TASK INPUTS
- Opening Delimiter -

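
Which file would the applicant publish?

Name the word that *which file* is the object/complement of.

Underlying clause: The applicant would publish which file.
'which file' is the direct object of 'publish'. It moves to the left edge, and the trace sits right after 'publish':
Which file would the applicant publish ___?

publish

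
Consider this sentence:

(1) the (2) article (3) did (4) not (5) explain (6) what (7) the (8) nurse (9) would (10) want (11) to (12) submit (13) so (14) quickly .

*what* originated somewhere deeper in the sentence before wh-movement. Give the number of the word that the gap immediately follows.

12

Before movement: The nurse would want to submit what so quickly.
The filler 'what' is interpreted as the direct object of 'submit'. It moves to the left edge, and the trace sits right after 'submit':
The article did not explain what the nurse would want to submit ___ so quickly.
'submit' is word 12.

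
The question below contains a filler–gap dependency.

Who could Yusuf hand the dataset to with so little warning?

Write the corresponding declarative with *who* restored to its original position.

'who' is the object of the preposition 'to' (recipient of 'hand'). Wh-movement fronts it, leaving a gap right after 'to':
Who could Yusuf hand the dataset to ___ with so little warning?

Yusuf could hand the dataset to who with so little warning.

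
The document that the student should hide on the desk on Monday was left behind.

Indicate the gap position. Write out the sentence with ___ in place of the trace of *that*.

The filler 'that' is interpreted as the direct object of 'hide'. The gap is right after 'hide'.

The document that the student should hide ___ on the desk on Monday was left behind.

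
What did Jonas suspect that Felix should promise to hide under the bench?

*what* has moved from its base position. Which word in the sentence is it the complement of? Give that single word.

Pre-movement form: Jonas did suspect that Felix should promise to hide what under the bench.
'what' functions as the direct object of 'hide'. Fronting leaves a gap immediately after 'hide':
What did Jonas suspect that Felix should promise to hide ___ under the bench?

hide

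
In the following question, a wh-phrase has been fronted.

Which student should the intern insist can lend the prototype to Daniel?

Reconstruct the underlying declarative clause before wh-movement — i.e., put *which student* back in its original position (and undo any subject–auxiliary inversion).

'which student' is the subject of the clause embedded under 'insist'. It moves to the left edge, and the trace sits right after 'insist':
Which student should the intern insist ___ can lend the prototype to Daniel?

The intern should insist which student can lend the prototype to Daniel.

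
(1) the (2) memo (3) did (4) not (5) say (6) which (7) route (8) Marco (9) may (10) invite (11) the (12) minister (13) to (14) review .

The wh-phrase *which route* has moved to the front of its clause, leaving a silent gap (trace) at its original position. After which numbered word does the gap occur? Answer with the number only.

14

Underlying clause: Marco may invite the minister to review which route.
'which route' functions as the direct object of 'review'. It moves to the left edge, and the trace sits right after 'review':
The memo did not say which route Marco may invite the minister to review ___.
'review' is word 14.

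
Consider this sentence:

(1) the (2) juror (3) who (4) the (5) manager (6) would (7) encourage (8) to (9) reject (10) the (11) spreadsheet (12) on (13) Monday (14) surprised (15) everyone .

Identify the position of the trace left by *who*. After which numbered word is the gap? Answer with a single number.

'who' is the direct object of 'encourage'. Fronting leaves a gap immediately after 'encourage':
The juror who the manager would encourage ___ to reject the spreadsheet on Monday surprised everyone.
'encourage' is word 7.

7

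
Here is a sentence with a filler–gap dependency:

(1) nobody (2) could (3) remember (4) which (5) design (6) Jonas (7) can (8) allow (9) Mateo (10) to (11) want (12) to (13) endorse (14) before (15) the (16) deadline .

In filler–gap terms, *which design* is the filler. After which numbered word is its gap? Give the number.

13

Underlying clause: Jonas can allow Mateo to want to endorse which design before the deadline.
'which design' functions as the direct object of 'endorse'. Fronting leaves a gap immediately after 'endorse':
Nobody could remember which design Jonas can allow Mateo to want to endorse ___ before the deadline.
'endorse' is word 13.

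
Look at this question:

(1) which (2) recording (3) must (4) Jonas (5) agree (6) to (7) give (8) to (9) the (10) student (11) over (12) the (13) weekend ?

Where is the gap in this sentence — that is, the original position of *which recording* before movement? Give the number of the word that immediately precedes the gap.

7

Before movement: Jonas must agree to give which recording to the student over the weekend.
'which recording' functions as the direct object of 'give'. It moves to the left edge, and the trace sits right after 'give':
Which recording must Jonas agree to give ___ to the student over the weekend?
'give' is word 7.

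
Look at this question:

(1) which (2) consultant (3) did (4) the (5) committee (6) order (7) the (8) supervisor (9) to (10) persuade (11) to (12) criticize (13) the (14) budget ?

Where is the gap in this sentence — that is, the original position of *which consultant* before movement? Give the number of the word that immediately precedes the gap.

10

In situ: The committee did order the supervisor to persuade which consultant to criticize the budget.
The filler 'which consultant' is interpreted as the direct object of 'persuade'. It moves to the left edge, and the trace sits right after 'persuade':
Which consultant did the committee order the supervisor to persuade ___ to criticize the budget?
'persuade' is word 10.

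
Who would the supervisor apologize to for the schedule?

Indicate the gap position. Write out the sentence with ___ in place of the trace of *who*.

Who would the supervisor apologize to ___ for the schedule?

Before movement: The supervisor would apologize to who for the schedule.
'who' is the object of the preposition 'to'. The gap is right after 'to'.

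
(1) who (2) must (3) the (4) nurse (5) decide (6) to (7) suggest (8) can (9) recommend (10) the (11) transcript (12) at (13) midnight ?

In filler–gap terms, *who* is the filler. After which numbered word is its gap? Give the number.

Underlying clause: The nurse must decide to suggest who can recommend the transcript at midnight.
'who' functions as the subject of the clause embedded under 'suggest'. Fronting leaves a gap immediately after 'suggest':
Who must the nurse decide to suggest ___ can recommend the transcript at midnight?
'suggest' is word 7.

7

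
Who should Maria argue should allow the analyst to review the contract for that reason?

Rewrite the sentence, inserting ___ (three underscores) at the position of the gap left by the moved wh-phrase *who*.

Underlying clause: Maria should argue who should allow the analyst to review the contract for that reason.
The filler 'who' is interpreted as the subject of the clause embedded under 'argue'. The gap is right after 'argue'.

Who should Maria argue ___ should allow the analyst to review the contract for that reason?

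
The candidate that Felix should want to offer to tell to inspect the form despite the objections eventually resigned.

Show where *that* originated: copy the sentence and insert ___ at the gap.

'that' functions as the direct object of 'tell'. The gap is right after 'tell'.

The candidate that Felix should want to offer to tell ___ to inspect the form despite the objections eventually resigned.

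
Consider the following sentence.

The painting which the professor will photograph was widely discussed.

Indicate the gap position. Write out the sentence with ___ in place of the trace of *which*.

The painting which the professor will photograph ___ was widely discussed.

'which' is the direct object of 'photograph'. The gap is right after 'photograph'.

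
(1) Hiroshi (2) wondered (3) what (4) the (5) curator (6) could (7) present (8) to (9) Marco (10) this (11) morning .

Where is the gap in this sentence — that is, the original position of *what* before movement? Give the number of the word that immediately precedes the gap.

In situ: The curator could present what to Marco this morning.
'what' is the direct object of 'present'. Fronting leaves a gap immediately after 'present':
Hiroshi wondered what the curator could present ___ to Marco this morning.
'present' is word 7.

7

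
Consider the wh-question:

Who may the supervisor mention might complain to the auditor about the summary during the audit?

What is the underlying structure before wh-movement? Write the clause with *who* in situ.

'who' is the subject of the clause embedded under 'mention'. Wh-movement fronts it, leaving a gap right after 'mention':
Who may the supervisor mention ___ might complain to the auditor about the summary during the audit?

The supervisor may mention who might complain to the auditor about the summary during the audit.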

- Closing Delimiter -

WORK REQUEST
Each record above has to be repeated word for word.

EXERCISE RESPONSE
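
Which file would the applicant publish?

Name the word that *which file* is the object/complement of.

Underlying clause: The applicant would publish which file.
'which file' is the direct object of 'publish'. It moves to the left edge, and the trace sits right after 'publish':
Which file would the applicant publish ___?

publish

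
Consider this sentence:

(1) the (2) article (3) did (4) not (5) explain (6) what (7) the (8) nurse (9) would (10) want (11) to (12) submit (13) so (14) quickly .

*what* originated somewhere deeper in the sentence before wh-movement. Give the number of the word that the gap immediately follows.

12

Before movement: The nurse would want to submit what so quickly.
The filler 'what' is interpreted as the direct object of 'submit'. It moves to the left edge, and the trace sits right after 'submit':
The article did not explain what the nurse would want to submit ___ so quickly.
'submit' is word 12.

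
The question below contains a filler–gap dependency.

Who could Yusuf hand the dataset to with so little warning?

Write the corresponding declarative with *who* restored to its original position.

'who' is the object of the preposition 'to' (recipient of 'hand'). Wh-movement fronts it, leaving a gap right after 'to':
Who could Yusuf hand the dataset to ___ with so little warning?

Yusuf could hand the dataset to who with so little warning.

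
The document that the student should hide on the desk on Monday was left behind.

Indicate the gap position. Write out the sentence with ___ in place of the trace of *that*.

The filler 'that' is interpreted as the direct object of 'hide'. The gap is right after 'hide'.

The document that the student should hide ___ on the desk on Monday was left behind.

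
What did Jonas suspect that Felix should promise to hide under the bench?

*what* has moved from its base position. Which word in the sentence is it the complement of? Give that single word.

Pre-movement form: Jonas did suspect that Felix should promise to hide what under the bench.
'what' functions as the direct object of 'hide'. Fronting leaves a gap immediately after 'hide':
What did Jonas suspect that Felix should promise to hide ___ under the bench?

hide

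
In the following question, a wh-phrase has been fronted.

Which student should the intern insist can lend the prototype to Daniel?

Reconstruct the underlying declarative clause before wh-movement — i.e., put *which student* back in its original position (and undo any subject–auxiliary inversion).

'which student' is the subject of the clause embedded under 'insist'. It moves to the left edge, and the trace sits right after 'insist':
Which student should the intern insist ___ can lend the prototype to Daniel?

The intern should insist which student can lend the prototype to Daniel.

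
(1) the (2) memo (3) did (4) not (5) say (6) which (7) route (8) Marco (9) may (10) invite (11) the (12) minister (13) to (14) review .

The wh-phrase *which route* has moved to the front of its clause, leaving a silent gap (trace) at its original position. After which numbered word does the gap occur? Answer with the number only.

14

Underlying clause: Marco may invite the minister to review which route.
'which route' functions as the direct object of 'review'. It moves to the left edge, and the trace sits right after 'review':
The memo did not say which route Marco may invite the minister to review ___.
'review' is word 14.

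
Consider this sentence:

(1) the (2) juror (3) who (4) the (5) manager (6) would (7) encourage (8) to (9) reject (10) the (11) spreadsheet (12) on (13) Monday (14) surprised (15) everyone .

Identify the position of the trace left by *who*. After which numbered word is the gap? Answer with a single number.

'who' is the direct object of 'encourage'. Fronting leaves a gap immediately after 'encourage':
The juror who the manager would encourage ___ to reject the spreadsheet on Monday surprised everyone.
'encourage' is word 7.

7

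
Here is a sentence with a filler–gap dependency:

(1) nobody (2) could (3) remember (4) which (5) design (6) Jonas (7) can (8) allow (9) Mateo (10) to (11) want (12) to (13) endorse (14) before (15) the (16) deadline .

In filler–gap terms, *which design* is the filler. After which numbered word is its gap? Give the number.

13

Underlying clause: Jonas can allow Mateo to want to endorse which design before the deadline.
'which design' functions as the direct object of 'endorse'. Fronting leaves a gap immediately after 'endorse':
Nobody could remember which design Jonas can allow Mateo to want to endorse ___ before the deadline.
'endorse' is word 13.

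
Look at this question:

(1) which (2) recording (3) must (4) Jonas (5) agree (6) to (7) give (8) to (9) the (10) student (11) over (12) the (13) weekend ?

Where is the gap in this sentence — that is, the original position of *which recording* before movement? Give the number of the word that immediately precedes the gap.

7

Before movement: Jonas must agree to give which recording to the student over the weekend.
'which recording' functions as the direct object of 'give'. It moves to the left edge, and the trace sits right after 'give':
Which recording must Jonas agree to give ___ to the student over the weekend?
'give' is word 7.

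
Look at this question:

(1) which (2) consultant (3) did (4) the (5) committee (6) order (7) the (8) supervisor (9) to (10) persuade (11) to (12) criticize (13) the (14) budget ?

Where is the gap in this sentence — that is, the original position of *which consultant* before movement? Give the number of the word that immediately precedes the gap.

10

In situ: The committee did order the supervisor to persuade which consultant to criticize the budget.
The filler 'which consultant' is interpreted as the direct object of 'persuade'. It moves to the left edge, and the trace sits right after 'persuade':
Which consultant did the committee order the supervisor to persuade ___ to criticize the budget?
'persuade' is word 10.

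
Who would the supervisor apologize to for the schedule?

Indicate the gap position. Write out the sentence with ___ in place of the trace of *who*.

Who would the supervisor apologize to ___ for the schedule?

Before movement: The supervisor would apologize to who for the schedule.
'who' is the object of the preposition 'to'. The gap is right after 'to'.

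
(1) who (2) must (3) the (4) nurse (5) decide (6) to (7) suggest (8) can (9) recommend (10) the (11) transcript (12) at (13) midnight ?

In filler–gap terms, *who* is the filler. After which numbered word is its gap? Give the number.

Underlying clause: The nurse must decide to suggest who can recommend the transcript at midnight.
'who' functions as the subject of the clause embedded under 'suggest'. Fronting leaves a gap immediately after 'suggest':
Who must the nurse decide to suggest ___ can recommend the transcript at midnight?
'suggest' is word 7.

7

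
Who should Maria argue should allow the analyst to review the contract for that reason?

Rewrite the sentence, inserting ___ (three underscores) at the position of the gap left by the moved wh-phrase *who*.

Underlying clause: Maria should argue who should allow the analyst to review the contract for that reason.
The filler 'who' is interpreted as the subject of the clause embedded under 'argue'. The gap is right after 'argue'.

Who should Maria argue ___ should allow the analyst to review the contract for that reason?

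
The candidate that Felix should want to offer to tell to inspect the form despite the objections eventually resigned.

Show where *that* originated: copy the sentence and insert ___ at the gap.

'that' functions as the direct object of 'tell'. The gap is right after 'tell'.

The candidate that Felix should want to offer to tell ___ to inspect the form despite the objections eventually resigned.

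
Consider the following sentence.

The painting which the professor will photograph was widely discussed.

Indicate the gap position. Write out the sentence with ___ in place of the trace of *which*.

The painting which the professor will photograph ___ was widely discussed.

'which' is the direct object of 'photograph'. The gap is right after 'photograph'.

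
(1) Hiroshi (2) wondered (3) what (4) the (5) curator (6) could (7) present (8) to (9) Marco (10) this (11) morning .

Where is the gap in this sentence — that is, the original position of *what* before movement? Give the number of the word that immediately precedes the gap.

In situ: The curator could present what to Marco this morning.
'what' is the direct object of 'present'. Fronting leaves a gap immediately after 'present':
Hiroshi wondered what the curator could present ___ to Marco this morning.
'present' is word 7.

7

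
Consider the wh-question:

Who may the supervisor mention might complain to the auditor about the summary during the audit?

What is the underlying structure before wh-movement? Write the clause with *who* in situ.

'who' is the subject of the clause embedded under 'mention'. Wh-movement fronts it, leaving a gap right after 'mention':
Who may the supervisor mention ___ might complain to the auditor about the summary during the audit?

The supervisor may mention who might complain to the auditor about the summary during the audit.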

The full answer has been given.